About this exercise – Using the records below, transcribe word for word the stretch from the line that contains "Is this point" through the line that contains "9u + 7v <= 17", both end lines included, and nothing else.

-*-

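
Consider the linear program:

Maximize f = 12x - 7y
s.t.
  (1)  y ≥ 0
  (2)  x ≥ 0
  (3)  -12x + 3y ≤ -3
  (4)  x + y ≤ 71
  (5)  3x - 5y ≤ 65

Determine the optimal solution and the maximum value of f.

x = 105/2, y = 37/2, maximum f = 1001/2

Corner points and f = 12x - 7y:
  (1/4, 0) → f = 3
  (65/3, 0) → f = 260
  (72/5, 283/5) → f = -1117/5
  (105/2, 37/2) → f = 1001/2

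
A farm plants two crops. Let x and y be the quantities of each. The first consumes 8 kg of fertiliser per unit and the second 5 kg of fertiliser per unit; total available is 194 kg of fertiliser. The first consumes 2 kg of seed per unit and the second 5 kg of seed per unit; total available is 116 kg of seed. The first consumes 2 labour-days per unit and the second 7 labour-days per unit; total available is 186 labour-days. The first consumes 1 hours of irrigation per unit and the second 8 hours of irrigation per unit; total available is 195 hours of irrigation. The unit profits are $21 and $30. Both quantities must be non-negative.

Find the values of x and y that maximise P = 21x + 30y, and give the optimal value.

Vertices and P = 21x + 30y:
  (0, 0) → P = 0
  (0, 116/5) → P = 696
  (97/4, 0) → P = 2037/4
  (13, 18) → P = 813

x = 13, y = 18, maximum P = 813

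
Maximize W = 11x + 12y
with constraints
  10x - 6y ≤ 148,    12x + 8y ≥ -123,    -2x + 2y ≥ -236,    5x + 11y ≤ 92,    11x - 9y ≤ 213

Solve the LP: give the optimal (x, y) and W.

Extreme points and W = 11x + 12y:
  (223/76, -1503/76) → W = -15583/76
  (109/7, 9/7) → W = 1307/7
  (-2089/92, 1719/92) → W = -2351/92

x = 109/7, y = 9/7, maximum W = 1307/7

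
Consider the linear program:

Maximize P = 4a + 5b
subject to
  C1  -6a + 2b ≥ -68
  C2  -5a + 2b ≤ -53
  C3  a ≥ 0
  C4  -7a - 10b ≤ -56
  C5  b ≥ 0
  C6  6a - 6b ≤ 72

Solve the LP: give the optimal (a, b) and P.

a = 15, b = 11, maximum P = 115

Corner points and P = 4a + 5b:
  (15, 11) → P = 115
  (34/3, 0) → P = 136/3
  (53/5, 0) → P = 212/5

The binding constraints are -6a + 2b = -68 and -5a + 2b = -53.
Solving simultaneously gives a = 15, b = 11.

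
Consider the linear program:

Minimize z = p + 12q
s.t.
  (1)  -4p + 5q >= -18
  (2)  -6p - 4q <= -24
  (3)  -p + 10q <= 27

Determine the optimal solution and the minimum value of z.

Feasible corners and z = p + 12q:
  (96/23, -6/23) → z = 24/23
  (9, 18/5) → z = 261/5
  (33/16, 93/32) → z = 591/16

p = 96/23, q = -6/23, minimum z = 24/23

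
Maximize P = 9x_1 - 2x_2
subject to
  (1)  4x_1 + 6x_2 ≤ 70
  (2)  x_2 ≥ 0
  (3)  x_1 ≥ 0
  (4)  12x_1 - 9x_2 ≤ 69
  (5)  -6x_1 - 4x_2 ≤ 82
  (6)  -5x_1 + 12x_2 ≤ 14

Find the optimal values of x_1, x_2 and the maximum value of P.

x_1 = 106/11, x_2 = 57/11, maximum P = 840/11

Vertices and P = 9x_1 - 2x_2:
  (0, 0) → P = 0
  (23/4, 0) → P = 207/4
  (0, 7/6) → P = -7/3
  (106/11, 57/11) → P = 840/11

The optimum lies where 12x_1 - 9x_2 = 69 and -5x_1 + 12x_2 = 14.
Solving simultaneously gives x_1 = 106/11, x_2 = 57/11.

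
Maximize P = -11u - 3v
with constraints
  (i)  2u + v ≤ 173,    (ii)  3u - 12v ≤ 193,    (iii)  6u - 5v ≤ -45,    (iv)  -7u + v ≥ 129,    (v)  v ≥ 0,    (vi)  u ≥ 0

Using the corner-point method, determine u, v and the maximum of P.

u = 0, v = 129, maximum P = -387

Corner points and P = -11u - 3v:
  (44/9, 1469/9) → P = -4891/9
  (0, 173) → P = -519
  (0, 129) → P = -387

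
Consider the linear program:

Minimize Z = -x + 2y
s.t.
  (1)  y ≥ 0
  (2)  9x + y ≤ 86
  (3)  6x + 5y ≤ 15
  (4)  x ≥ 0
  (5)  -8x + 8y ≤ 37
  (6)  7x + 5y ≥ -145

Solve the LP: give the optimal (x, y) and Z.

Extreme points and Z = -x + 2y:
  (5/2, 0) → Z = -5/2
  (0, 0) → Z = 0
  (0, 3) → Z = 6

The binding constraints are y = 0 and 6x + 5y = 15.
Solving simultaneously gives x = 5/2, y = 0.

x = 5/2, y = 0, minimum Z = -5/2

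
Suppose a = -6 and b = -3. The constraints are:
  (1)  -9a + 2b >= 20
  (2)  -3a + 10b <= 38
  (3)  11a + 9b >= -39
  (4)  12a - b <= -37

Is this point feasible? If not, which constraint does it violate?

Constraint (3): 11a + 9b = -93, which is not ≥ -39. All other constraints are satisfied.

not feasible — violates (3)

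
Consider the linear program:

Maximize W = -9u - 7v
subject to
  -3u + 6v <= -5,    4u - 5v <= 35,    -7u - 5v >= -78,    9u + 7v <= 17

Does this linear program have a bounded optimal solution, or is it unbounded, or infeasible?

From the feasible point (137/75, 2/25), moving in the direction (-6, -3) keeps every constraint satisfied while W increases without bound.

unbounded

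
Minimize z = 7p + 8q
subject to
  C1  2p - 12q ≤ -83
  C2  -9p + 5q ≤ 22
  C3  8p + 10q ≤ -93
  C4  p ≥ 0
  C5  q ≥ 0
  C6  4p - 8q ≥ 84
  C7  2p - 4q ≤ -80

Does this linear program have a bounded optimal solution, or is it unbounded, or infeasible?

Constraints 4p - 8q ≥ 84 and 2p - 4q ≤ -80 have parallel boundaries but demand opposite sides — no point can satisfy both, so the region is empty.

infeasible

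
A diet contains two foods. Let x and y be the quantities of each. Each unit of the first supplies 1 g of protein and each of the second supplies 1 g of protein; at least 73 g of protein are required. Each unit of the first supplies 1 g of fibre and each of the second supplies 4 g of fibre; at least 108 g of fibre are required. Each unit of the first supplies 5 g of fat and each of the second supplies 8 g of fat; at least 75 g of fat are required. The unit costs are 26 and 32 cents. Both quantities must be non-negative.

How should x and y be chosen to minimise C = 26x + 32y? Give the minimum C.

Extreme points and C = 26x + 32y:
  (0, 73) → C = 2336
  (108, 0) → C = 2808
  (184/3, 35/3) → C = 1968
The feasible region is unbounded (it extends along (0, 1), (1, 0)), but C strictly increases along every unbounded feasible direction, so there is no improving ray and the minimum is attained at a vertex.

The optimum lies where x + y = 73 and x + 4y = 108.
Solving simultaneously gives x = 184/3, y = 35/3.

x = 184/3, y = 35/3, minimum C = 1968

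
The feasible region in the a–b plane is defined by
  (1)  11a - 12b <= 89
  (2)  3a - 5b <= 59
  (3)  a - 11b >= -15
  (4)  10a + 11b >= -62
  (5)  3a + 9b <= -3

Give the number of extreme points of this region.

Intersecting each pair of boundary lines and keeping only the points that satisfy every inequality leaves:
  (235/241, -1572/241)
  (17/3, -20/9)
  (-7, 8/11)
  (-4, 1)

4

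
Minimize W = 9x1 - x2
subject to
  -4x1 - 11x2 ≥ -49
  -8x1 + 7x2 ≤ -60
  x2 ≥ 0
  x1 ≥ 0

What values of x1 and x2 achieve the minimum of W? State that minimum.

x1 = 15/2, x2 = 0, minimum W = 135/2

Vertices and W = 9x1 - x2:
  (1003/116, 38/29) → W = 8875/116
  (49/4, 0) → W = 441/4
  (15/2, 0) → W = 135/2

The binding constraints are -8x1 + 7x2 = -60 and x2 = 0.
Solving simultaneously gives x1 = 15/2, x2 = 0.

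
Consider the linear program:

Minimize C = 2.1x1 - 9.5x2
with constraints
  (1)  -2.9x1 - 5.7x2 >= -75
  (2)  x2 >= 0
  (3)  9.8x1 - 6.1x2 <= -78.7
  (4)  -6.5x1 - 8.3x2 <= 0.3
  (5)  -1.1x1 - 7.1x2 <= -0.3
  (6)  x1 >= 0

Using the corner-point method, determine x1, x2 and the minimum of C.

x1 = 0, x2 = 250/19, minimum C = -125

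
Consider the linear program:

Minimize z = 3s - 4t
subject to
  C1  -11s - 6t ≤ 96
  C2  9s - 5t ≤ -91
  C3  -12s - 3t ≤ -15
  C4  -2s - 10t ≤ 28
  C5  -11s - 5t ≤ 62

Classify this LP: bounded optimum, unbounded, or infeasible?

From the feasible point (-66/29, 409/29), moving in the direction (-3, 12) keeps every constraint satisfied while z decreases without bound.

unbounded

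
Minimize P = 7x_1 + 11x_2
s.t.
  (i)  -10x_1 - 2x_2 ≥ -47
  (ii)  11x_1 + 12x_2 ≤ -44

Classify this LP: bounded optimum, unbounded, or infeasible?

unbounded

From the feasible point (326/49, -957/98), moving in the direction (2, -10) keeps every constraint satisfied while P decreases without bound.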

-*-

Answer space –
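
Is this point feasible? If not, which constraint does it violate?

Constraint (3): 11a + 9b = -93, which is not ≥ -39. All other constraints are satisfied.

not feasible — violates (3)

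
Consider the linear program:

Maximize W = -9u - 7v
subject to
  -3u + 6v <= -5,    4u - 5v <= 35,    -7u - 5v >= -78,    9u + 7v <= 17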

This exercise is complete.